◆ Instructions to follow ◆
Would you set down the complete data below, exactly as shown?

◆ Collected data ◆
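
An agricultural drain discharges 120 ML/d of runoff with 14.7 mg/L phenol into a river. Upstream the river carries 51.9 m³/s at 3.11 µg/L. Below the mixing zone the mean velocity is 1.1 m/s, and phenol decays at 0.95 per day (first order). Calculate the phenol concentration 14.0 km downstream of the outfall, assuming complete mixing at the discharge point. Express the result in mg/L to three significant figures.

120 ML/d = 1.389 m³/s.
3.11 µg/L = 0.00311 mg/L.
After complete mixing, C₀ = (1.389·14.7 + 51.9·0.00311) / 53.29 = 0.3862 mg/L.
Travel time t = 1.4e+04 m / 1.1 m/s = 1.273e+04 s = 0.1473 d.
C = 0.3862·exp(−0.95·0.1473) = 0.3862·0.8694 = 0.3357 mg/L.

0.336 mg/L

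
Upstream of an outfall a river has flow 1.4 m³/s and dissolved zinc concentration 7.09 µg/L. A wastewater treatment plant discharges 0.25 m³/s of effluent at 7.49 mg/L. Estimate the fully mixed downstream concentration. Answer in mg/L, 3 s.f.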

◆ Result of this exercise ◆
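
An agricultural drain discharges 120 ML/d of runoff with 14.7 mg/L phenol into a river. Upstream the river carries 51.9 m³/s at 3.11 µg/L. Below the mixing zone the mean velocity is 1.1 m/s, and phenol decays at 0.95 per day (first order). Calculate the phenol concentration 14.0 km downstream of the outfall, assuming complete mixing at the discharge point. Express the result in mg/L to three significant figures.

120 ML/d = 1.389 m³/s.
3.11 µg/L = 0.00311 mg/L.
After complete mixing, C₀ = (1.389·14.7 + 51.9·0.00311) / 53.29 = 0.3862 mg/L.
Travel time t = 1.4e+04 m / 1.1 m/s = 1.273e+04 s = 0.1473 d.
C = 0.3862·exp(−0.95·0.1473) = 0.3862·0.8694 = 0.3357 mg/L.

0.336 mg/L

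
Upstream of an outfall a river has flow 1.4 m³/s and dissolved zinc concentration 7.09 µg/L. A wastewater treatment plant discharges 0.25 m³/s of effluent at 7.49 mg/L. Estimate the fully mixed downstream concentration. Answer in mg/L, 3 s.f.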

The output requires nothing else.